WHAT THE TASK REQUIRES
Tally up the lines in the material where the word "axis" appears, then give the total and nothing else.

DATA FOR THIS EXERCISE
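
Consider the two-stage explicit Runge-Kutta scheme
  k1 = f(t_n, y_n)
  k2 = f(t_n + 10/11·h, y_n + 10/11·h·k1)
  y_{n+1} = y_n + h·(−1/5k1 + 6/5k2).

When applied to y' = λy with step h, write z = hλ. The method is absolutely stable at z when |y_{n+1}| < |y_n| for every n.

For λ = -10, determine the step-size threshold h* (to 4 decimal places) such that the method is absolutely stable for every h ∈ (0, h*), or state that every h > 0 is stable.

(-0.9167,0); λ=-10 ⇒ h* = (11/12)/10 = 0.0917.

With y'=λy (z=hλ):
  k1=λy_n ⇒ h·k1=z·y_n;  k2=λ(1+10/11z)y_n ⇒ h·k2=z(1+10/11z)y_n
  y_{n+1}/y_n = 1 − 1/5z + 6/5z(1+10/11z) = 1 + z + 12/11z²
  Hence R(z) = 1 + z + 12/11z².

Solve |R(x)|<1 on ℝ⁻.
x=-0.52: |R|=0.7750
R=1: x+12/11x²=0 ⇒ x=−11/12=-0.9167; min R=1−1/(4·12/11)=0.7708>−1
Confirm numerically:
  x=-0.741: |R|=0.85800 <1
  x=-0.713: |R|=0.84158 <1
  x=-0.418: |R|=0.77261 <1
  x=-1.311: |R|=1.56397 >1
  x=-1.303: |R|=1.54916 >1
  x=-0.962: |R|=1.04758 >1
So |R|<1 on (-0.9167, 0).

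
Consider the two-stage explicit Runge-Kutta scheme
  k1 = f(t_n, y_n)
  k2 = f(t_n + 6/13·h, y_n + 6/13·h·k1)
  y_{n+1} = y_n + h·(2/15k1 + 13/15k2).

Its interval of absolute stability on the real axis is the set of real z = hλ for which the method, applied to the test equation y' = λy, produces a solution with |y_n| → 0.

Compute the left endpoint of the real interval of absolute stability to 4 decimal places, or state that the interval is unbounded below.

z* = -2.5000.

Test eqn y'=λy, z=hλ:
  k1=λy_n ⇒ h·k1=z·y_n;  k2=λ(1+6/13z)y_n ⇒ h·k2=z(1+6/13z)y_n
  y_{n+1}/y_n = 1 + 2/15z + 13/15z(1+6/13z) = 1 + z + 2/5z²
  so R(z) = 1 + z + 2/5z².

Need |R(x)|<1, x<0.
x=-0.79: |R|=0.4596
R=1: x+2/5x²=0 ⇒ x=−5/2=-2.5000; min R=1−1/(4·2/5)=0.3750>−1
Confirm numerically:
  x=-2.366: |R|=0.87318 <1
  x=-2.335: |R|=0.84589 <1
  x=-1.956: |R|=0.57437 <1
  x=-3.007: |R|=1.60982 >1
  x=-2.741: |R|=1.26423 >1
Interval (-2.5000, 0).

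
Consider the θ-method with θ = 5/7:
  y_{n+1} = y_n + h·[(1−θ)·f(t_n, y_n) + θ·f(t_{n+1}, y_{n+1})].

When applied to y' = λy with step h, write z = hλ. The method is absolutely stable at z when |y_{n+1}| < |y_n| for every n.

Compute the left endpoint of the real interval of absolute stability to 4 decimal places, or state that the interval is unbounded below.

(−∞, 0) — no finite endpoint.

On y'=λy, z=hλ:
  y_{n+1} = y_n + z·[2/7·y_n + 5/7·y_{n+1}] ⇒ (1 − 5/7z)y_{n+1} = (1 + 2/7z)y_n
  Hence R(z) = (1 + 2/7z)/(1 − 5/7z).

Need |R(x)|<1, x<0.
x=-0.58: |R|=0.5899
x=-2: |R|=0.1765
x=-10: |R|=0.2281
x=-100: |R|=0.3807
θ=5/7≥1/2 ⇒ |1+2/7x|<|1−5/7x| ∀x<0 ⇒ interval (−∞,0).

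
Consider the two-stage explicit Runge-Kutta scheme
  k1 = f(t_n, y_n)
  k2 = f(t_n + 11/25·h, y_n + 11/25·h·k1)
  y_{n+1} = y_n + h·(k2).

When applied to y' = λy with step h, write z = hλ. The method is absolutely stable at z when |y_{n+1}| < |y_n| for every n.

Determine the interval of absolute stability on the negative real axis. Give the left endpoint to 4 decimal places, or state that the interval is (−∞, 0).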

ANSWER AREA
2